- TRY IT
Only the closing stretch of the material belongs in the answer: the line containing "Two chambers at the same temperature (533" and every line after it, copied exactly.
== Segment start ==
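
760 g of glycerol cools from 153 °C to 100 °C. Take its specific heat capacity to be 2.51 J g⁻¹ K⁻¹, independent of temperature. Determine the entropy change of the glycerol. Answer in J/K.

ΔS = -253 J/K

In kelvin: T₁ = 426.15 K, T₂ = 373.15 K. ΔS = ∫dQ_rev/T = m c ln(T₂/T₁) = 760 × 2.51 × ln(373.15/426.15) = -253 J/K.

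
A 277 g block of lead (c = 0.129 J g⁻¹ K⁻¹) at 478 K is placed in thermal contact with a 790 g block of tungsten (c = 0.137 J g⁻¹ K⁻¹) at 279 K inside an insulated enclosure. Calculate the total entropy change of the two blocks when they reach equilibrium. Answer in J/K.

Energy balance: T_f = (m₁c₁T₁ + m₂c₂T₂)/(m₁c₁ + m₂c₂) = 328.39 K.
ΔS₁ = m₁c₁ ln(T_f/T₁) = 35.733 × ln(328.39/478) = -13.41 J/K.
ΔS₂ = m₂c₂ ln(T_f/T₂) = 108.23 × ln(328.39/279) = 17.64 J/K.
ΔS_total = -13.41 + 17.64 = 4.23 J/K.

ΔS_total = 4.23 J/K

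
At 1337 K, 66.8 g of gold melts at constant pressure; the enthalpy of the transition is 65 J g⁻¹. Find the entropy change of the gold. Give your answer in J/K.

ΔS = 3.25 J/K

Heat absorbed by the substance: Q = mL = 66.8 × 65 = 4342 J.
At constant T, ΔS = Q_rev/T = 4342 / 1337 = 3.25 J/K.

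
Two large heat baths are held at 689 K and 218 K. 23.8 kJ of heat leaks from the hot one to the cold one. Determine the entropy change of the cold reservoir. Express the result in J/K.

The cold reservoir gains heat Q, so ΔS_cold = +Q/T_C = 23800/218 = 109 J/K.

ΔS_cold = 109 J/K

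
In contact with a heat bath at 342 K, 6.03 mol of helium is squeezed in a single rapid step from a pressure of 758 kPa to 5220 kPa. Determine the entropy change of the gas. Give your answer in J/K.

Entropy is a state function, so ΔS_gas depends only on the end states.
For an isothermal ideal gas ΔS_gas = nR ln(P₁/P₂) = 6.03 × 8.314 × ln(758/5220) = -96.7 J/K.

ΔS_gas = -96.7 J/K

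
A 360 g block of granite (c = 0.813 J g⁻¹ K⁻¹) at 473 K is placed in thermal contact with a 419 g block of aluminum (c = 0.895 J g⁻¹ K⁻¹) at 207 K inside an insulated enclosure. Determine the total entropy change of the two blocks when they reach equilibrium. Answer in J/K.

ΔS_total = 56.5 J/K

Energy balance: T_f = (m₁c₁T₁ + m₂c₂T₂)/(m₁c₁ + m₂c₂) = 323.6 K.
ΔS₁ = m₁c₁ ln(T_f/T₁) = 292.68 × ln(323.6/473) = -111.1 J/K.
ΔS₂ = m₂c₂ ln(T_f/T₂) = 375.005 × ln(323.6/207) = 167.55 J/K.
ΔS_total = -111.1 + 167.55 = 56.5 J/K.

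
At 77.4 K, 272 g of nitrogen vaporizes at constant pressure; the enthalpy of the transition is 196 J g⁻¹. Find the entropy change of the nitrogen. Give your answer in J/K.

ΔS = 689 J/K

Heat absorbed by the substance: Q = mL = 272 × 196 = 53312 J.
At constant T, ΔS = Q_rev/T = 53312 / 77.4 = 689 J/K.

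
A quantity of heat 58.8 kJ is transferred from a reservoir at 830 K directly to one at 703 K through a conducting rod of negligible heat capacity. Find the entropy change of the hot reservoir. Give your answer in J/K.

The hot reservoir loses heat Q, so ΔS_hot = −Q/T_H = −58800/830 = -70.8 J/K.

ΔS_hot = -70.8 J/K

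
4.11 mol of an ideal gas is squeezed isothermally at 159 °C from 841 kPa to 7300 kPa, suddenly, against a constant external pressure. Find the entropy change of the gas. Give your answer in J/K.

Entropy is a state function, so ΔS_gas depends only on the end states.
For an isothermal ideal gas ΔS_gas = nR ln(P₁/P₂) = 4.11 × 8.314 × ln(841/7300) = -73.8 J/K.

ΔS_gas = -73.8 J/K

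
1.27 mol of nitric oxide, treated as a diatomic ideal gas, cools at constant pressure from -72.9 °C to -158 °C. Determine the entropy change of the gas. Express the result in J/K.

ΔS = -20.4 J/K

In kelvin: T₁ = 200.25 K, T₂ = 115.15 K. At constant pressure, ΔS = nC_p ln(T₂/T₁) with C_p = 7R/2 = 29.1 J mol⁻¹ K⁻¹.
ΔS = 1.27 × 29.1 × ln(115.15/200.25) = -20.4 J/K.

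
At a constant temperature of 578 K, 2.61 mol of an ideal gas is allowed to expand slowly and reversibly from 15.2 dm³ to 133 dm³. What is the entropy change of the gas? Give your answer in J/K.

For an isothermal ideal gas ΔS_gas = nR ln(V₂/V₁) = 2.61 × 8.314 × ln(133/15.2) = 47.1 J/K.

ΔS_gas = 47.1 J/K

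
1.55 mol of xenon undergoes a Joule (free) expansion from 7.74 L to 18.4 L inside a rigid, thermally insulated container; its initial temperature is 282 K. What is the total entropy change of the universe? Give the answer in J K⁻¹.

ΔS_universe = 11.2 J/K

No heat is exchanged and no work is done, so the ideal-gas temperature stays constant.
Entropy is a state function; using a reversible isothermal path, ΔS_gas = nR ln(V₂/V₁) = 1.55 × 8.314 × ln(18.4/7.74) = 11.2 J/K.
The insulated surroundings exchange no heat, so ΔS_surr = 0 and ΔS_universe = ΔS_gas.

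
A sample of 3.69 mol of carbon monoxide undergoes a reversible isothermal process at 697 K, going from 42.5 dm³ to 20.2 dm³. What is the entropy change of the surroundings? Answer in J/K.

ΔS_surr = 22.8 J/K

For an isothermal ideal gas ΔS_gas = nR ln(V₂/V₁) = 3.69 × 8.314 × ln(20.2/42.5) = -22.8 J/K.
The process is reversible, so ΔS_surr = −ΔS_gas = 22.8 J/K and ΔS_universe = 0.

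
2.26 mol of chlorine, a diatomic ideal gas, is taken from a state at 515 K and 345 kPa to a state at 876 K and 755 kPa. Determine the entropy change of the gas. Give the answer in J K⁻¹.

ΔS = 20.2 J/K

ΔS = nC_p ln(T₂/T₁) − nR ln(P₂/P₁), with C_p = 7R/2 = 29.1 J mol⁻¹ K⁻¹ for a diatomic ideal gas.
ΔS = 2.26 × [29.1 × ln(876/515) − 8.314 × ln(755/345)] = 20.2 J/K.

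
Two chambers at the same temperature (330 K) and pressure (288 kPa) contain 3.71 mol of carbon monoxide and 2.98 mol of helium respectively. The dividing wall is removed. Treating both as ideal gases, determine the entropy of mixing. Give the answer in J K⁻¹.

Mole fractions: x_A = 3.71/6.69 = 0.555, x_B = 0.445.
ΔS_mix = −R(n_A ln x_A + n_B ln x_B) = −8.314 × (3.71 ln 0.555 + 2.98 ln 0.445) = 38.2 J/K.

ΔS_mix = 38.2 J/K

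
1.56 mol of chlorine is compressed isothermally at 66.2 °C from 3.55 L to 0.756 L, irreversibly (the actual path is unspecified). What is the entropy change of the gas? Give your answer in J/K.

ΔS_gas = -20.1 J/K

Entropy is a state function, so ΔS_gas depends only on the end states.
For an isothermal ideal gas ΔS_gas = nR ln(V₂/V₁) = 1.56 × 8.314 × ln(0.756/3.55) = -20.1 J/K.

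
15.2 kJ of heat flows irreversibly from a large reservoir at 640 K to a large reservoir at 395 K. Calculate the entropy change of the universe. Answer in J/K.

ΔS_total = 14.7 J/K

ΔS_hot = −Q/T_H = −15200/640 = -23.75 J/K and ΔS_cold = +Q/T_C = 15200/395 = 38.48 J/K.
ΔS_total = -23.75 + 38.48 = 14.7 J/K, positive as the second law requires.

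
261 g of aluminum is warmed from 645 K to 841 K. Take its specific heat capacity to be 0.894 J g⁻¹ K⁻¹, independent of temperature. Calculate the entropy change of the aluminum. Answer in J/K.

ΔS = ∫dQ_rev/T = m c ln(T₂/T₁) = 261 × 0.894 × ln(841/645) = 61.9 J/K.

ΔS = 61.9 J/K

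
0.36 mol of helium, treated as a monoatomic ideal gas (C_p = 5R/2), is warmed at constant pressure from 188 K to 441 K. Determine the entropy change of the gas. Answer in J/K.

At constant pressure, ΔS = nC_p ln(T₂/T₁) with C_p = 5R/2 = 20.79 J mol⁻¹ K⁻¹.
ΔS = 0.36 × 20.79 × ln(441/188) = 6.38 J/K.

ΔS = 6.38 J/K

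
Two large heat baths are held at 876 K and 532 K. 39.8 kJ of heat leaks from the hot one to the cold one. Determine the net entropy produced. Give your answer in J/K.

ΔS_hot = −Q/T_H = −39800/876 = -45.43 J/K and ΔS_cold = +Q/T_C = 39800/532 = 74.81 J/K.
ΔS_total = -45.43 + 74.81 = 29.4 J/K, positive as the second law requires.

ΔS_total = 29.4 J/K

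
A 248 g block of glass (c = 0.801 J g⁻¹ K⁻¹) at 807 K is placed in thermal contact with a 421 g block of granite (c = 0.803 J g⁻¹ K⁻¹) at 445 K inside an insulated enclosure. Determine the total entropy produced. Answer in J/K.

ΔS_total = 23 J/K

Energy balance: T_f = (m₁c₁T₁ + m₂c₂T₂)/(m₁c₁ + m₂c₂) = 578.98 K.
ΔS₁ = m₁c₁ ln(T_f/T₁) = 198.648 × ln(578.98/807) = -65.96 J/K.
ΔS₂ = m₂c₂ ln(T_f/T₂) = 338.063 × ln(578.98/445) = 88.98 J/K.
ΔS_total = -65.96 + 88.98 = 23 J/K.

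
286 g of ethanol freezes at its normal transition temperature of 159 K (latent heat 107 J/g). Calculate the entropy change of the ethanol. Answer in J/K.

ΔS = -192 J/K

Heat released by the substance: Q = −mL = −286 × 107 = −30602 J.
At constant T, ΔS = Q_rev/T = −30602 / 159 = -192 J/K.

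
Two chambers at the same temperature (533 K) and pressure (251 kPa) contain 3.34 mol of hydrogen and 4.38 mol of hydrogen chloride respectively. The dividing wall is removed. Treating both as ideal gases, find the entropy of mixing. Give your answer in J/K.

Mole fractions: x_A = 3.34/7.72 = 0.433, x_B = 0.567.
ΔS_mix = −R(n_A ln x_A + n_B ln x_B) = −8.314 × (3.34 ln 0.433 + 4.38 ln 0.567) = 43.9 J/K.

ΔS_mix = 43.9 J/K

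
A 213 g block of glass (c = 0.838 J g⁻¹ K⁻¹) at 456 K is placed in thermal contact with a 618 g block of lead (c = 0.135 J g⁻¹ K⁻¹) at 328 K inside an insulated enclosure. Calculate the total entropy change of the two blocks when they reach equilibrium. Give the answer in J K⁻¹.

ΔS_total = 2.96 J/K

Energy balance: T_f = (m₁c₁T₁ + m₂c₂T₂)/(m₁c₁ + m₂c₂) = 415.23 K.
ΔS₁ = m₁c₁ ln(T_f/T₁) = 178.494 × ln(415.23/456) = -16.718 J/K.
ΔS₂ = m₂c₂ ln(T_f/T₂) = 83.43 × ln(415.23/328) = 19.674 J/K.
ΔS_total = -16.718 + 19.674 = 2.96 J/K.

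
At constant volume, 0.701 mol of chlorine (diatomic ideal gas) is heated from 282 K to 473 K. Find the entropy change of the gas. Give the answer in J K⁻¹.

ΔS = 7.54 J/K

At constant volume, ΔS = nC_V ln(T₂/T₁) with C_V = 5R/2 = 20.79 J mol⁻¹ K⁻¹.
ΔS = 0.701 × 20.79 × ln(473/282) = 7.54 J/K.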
== Segment end ==
- OUTPUT FOR THIS TASK
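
Two chambers at the same temperature (533 K) and pressure (251 kPa) contain 3.34 mol of hydrogen and 4.38 mol of hydrogen chloride respectively. The dividing wall is removed. Treating both as ideal gases, find the entropy of mixing. Give your answer in J/K.

Mole fractions: x_A = 3.34/7.72 = 0.433, x_B = 0.567.
ΔS_mix = −R(n_A ln x_A + n_B ln x_B) = −8.314 × (3.34 ln 0.433 + 4.38 ln 0.567) = 43.9 J/K.

ΔS_mix = 43.9 J/K

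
A 213 g block of glass (c = 0.838 J g⁻¹ K⁻¹) at 456 K is placed in thermal contact with a 618 g block of lead (c = 0.135 J g⁻¹ K⁻¹) at 328 K inside an insulated enclosure. Calculate the total entropy change of the two blocks when they reach equilibrium. Give the answer in J K⁻¹.

ΔS_total = 2.96 J/K

Energy balance: T_f = (m₁c₁T₁ + m₂c₂T₂)/(m₁c₁ + m₂c₂) = 415.23 K.
ΔS₁ = m₁c₁ ln(T_f/T₁) = 178.494 × ln(415.23/456) = -16.718 J/K.
ΔS₂ = m₂c₂ ln(T_f/T₂) = 83.43 × ln(415.23/328) = 19.674 J/K.
ΔS_total = -16.718 + 19.674 = 2.96 J/K.

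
At constant volume, 0.701 mol of chlorine (diatomic ideal gas) is heated from 282 K to 473 K. Find the entropy change of the gas. Give the answer in J K⁻¹.

ΔS = 7.54 J/K

At constant volume, ΔS = nC_V ln(T₂/T₁) with C_V = 5R/2 = 20.79 J mol⁻¹ K⁻¹.
ΔS = 0.701 × 20.79 × ln(473/282) = 7.54 J/K.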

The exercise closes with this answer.